## The task
Within the material below, transcribe exactly the lines from the one holding "Sorters completed a" through the one holding "n = 16 defect", keeping both ends and skipping the rest.
[Records shown — start]
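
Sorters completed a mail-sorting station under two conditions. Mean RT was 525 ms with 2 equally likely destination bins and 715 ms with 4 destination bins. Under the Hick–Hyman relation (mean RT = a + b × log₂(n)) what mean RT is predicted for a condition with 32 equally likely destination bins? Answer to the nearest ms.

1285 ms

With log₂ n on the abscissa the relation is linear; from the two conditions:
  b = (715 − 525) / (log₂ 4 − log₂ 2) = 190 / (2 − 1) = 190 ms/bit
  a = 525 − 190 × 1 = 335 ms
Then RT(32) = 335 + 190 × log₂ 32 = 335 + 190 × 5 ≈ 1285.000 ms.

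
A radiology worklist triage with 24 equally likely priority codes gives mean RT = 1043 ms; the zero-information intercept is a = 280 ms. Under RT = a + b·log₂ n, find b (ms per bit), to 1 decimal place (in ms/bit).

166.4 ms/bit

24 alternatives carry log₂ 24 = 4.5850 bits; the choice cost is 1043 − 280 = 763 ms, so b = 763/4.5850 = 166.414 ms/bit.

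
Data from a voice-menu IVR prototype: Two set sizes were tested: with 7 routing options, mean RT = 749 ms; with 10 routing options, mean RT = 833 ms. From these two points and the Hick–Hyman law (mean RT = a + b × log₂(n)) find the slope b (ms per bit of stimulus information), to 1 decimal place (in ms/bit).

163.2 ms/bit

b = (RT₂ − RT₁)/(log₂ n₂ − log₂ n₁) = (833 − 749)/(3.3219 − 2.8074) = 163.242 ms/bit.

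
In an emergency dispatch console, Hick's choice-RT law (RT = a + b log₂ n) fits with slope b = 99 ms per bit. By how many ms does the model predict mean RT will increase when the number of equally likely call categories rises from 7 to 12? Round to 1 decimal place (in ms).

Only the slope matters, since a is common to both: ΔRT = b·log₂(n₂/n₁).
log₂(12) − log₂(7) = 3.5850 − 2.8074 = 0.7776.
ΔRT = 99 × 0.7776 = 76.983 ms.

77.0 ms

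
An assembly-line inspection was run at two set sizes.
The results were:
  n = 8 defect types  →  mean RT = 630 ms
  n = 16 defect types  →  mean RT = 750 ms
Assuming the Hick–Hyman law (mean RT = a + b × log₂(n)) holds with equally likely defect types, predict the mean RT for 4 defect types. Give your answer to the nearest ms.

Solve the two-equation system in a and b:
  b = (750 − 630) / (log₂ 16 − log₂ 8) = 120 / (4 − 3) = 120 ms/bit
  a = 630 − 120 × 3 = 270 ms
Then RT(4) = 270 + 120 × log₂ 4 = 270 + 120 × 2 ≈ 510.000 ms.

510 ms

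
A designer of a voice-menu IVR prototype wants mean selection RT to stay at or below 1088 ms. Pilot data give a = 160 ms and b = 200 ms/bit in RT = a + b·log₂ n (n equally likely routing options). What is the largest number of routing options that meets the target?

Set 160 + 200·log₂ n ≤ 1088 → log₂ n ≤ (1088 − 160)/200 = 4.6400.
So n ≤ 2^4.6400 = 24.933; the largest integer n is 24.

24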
[Records shown — finish]
[Records shown — start]
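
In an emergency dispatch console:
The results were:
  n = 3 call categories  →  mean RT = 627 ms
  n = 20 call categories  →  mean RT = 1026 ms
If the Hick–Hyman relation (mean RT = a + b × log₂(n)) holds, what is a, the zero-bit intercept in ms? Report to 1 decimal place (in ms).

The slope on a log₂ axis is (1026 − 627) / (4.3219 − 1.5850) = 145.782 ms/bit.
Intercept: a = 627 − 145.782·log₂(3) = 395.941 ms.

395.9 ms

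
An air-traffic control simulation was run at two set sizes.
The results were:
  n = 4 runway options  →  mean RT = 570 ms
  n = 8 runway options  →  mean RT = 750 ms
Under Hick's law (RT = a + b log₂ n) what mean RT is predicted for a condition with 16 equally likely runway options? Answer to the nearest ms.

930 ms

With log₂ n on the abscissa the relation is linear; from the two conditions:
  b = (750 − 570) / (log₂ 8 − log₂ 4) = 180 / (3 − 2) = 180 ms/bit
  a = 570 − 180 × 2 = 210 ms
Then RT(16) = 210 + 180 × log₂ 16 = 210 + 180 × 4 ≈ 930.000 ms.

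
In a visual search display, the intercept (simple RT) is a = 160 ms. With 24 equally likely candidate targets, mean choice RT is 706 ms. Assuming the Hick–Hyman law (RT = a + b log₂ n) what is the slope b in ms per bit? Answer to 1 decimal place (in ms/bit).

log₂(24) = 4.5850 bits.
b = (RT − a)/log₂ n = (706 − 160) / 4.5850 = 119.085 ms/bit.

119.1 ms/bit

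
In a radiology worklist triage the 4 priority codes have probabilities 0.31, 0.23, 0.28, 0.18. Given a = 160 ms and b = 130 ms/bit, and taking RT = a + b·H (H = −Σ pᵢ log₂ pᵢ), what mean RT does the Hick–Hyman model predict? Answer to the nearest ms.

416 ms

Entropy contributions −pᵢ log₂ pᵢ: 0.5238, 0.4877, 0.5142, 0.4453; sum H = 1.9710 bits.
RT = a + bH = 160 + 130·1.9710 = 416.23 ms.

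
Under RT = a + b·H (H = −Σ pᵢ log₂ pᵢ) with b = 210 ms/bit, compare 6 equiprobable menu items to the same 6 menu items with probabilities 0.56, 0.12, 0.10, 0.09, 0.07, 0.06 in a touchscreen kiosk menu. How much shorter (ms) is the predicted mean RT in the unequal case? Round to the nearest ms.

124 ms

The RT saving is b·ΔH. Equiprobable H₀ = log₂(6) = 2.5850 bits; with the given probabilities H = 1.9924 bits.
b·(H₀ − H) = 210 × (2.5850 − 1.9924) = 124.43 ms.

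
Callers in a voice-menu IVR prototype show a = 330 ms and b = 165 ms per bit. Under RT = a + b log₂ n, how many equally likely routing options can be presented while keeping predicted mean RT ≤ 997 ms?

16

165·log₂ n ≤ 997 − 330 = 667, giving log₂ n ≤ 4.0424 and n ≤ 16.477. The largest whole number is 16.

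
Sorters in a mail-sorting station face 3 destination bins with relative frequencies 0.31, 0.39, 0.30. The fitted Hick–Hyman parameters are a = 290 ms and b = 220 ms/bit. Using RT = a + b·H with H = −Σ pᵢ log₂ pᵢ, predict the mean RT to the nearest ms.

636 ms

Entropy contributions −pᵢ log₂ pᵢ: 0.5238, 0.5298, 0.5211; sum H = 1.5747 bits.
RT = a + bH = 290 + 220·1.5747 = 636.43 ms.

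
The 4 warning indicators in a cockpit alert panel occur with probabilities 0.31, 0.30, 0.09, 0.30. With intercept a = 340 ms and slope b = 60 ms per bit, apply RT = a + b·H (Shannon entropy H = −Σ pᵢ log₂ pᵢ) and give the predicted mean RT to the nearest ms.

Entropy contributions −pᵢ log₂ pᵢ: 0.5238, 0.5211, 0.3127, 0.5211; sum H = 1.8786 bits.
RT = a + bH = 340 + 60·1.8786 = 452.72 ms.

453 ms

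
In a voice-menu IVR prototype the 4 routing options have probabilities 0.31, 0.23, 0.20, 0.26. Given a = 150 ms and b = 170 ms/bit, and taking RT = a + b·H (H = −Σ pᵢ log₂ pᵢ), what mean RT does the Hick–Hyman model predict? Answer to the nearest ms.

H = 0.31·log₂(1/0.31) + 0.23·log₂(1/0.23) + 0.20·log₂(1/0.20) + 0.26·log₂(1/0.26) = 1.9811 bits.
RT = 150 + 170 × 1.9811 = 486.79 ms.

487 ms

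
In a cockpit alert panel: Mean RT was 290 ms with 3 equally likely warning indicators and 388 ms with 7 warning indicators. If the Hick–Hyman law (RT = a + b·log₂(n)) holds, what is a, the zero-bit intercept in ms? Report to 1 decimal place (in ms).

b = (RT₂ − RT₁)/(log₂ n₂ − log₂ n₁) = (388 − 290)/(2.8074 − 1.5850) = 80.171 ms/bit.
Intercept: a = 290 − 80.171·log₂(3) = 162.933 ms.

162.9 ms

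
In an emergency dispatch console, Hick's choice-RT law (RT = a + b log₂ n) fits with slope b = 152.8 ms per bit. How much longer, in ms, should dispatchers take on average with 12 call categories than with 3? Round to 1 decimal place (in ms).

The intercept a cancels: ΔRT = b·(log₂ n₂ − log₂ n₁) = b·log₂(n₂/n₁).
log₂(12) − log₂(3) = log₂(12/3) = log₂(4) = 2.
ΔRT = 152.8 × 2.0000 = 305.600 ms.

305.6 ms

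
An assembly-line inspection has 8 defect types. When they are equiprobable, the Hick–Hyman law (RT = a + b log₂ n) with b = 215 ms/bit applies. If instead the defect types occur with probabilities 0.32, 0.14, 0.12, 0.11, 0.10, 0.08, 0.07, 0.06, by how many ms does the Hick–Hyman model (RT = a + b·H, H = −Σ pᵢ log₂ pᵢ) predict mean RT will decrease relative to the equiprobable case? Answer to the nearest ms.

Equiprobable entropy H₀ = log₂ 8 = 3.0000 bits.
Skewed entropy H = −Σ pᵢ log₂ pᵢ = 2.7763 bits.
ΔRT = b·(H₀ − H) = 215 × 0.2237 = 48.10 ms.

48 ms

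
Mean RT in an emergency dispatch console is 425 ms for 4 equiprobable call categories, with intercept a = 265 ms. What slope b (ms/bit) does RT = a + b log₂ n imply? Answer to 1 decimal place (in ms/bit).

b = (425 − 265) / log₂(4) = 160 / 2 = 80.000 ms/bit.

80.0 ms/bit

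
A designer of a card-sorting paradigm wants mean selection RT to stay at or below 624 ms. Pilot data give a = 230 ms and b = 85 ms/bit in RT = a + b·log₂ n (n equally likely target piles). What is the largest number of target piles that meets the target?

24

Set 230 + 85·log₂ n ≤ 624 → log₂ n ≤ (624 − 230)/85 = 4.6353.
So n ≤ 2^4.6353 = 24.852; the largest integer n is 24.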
[Records shown — finish]
## Solution to this problem
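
Sorters completed a mail-sorting station under two conditions. Mean RT was 525 ms with 2 equally likely destination bins and 715 ms with 4 destination bins. Under the Hick–Hyman relation (mean RT = a + b × log₂(n)) what mean RT is predicted for a condition with 32 equally likely destination bins? Answer to the nearest ms.

1285 ms

With log₂ n on the abscissa the relation is linear; from the two conditions:
  b = (715 − 525) / (log₂ 4 − log₂ 2) = 190 / (2 − 1) = 190 ms/bit
  a = 525 − 190 × 1 = 335 ms
Then RT(32) = 335 + 190 × log₂ 32 = 335 + 190 × 5 ≈ 1285.000 ms.

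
A radiology worklist triage with 24 equally likely priority codes gives mean RT = 1043 ms; the zero-information intercept is a = 280 ms. Under RT = a + b·log₂ n, find b (ms per bit), to 1 decimal place (in ms/bit).

166.4 ms/bit

24 alternatives carry log₂ 24 = 4.5850 bits; the choice cost is 1043 − 280 = 763 ms, so b = 763/4.5850 = 166.414 ms/bit.

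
Data from a voice-menu IVR prototype: Two set sizes were tested: with 7 routing options, mean RT = 749 ms; with 10 routing options, mean RT = 833 ms. From these two points and the Hick–Hyman law (mean RT = a + b × log₂(n)) find the slope b (ms per bit of stimulus information), to 1 decimal place (in ms/bit).

163.2 ms/bit

b = (RT₂ − RT₁)/(log₂ n₂ − log₂ n₁) = (833 − 749)/(3.3219 − 2.8074) = 163.242 ms/bit.

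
In an emergency dispatch console, Hick's choice-RT law (RT = a + b log₂ n) fits with slope b = 99 ms per bit. By how many ms does the model predict mean RT will increase when the number of equally likely call categories rises from 7 to 12? Round to 1 decimal place (in ms).

Only the slope matters, since a is common to both: ΔRT = b·log₂(n₂/n₁).
log₂(12) − log₂(7) = 3.5850 − 2.8074 = 0.7776.
ΔRT = 99 × 0.7776 = 76.983 ms.

77.0 ms

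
An assembly-line inspection was run at two set sizes.
The results were:
  n = 8 defect types  →  mean RT = 630 ms
  n = 16 defect types  →  mean RT = 750 ms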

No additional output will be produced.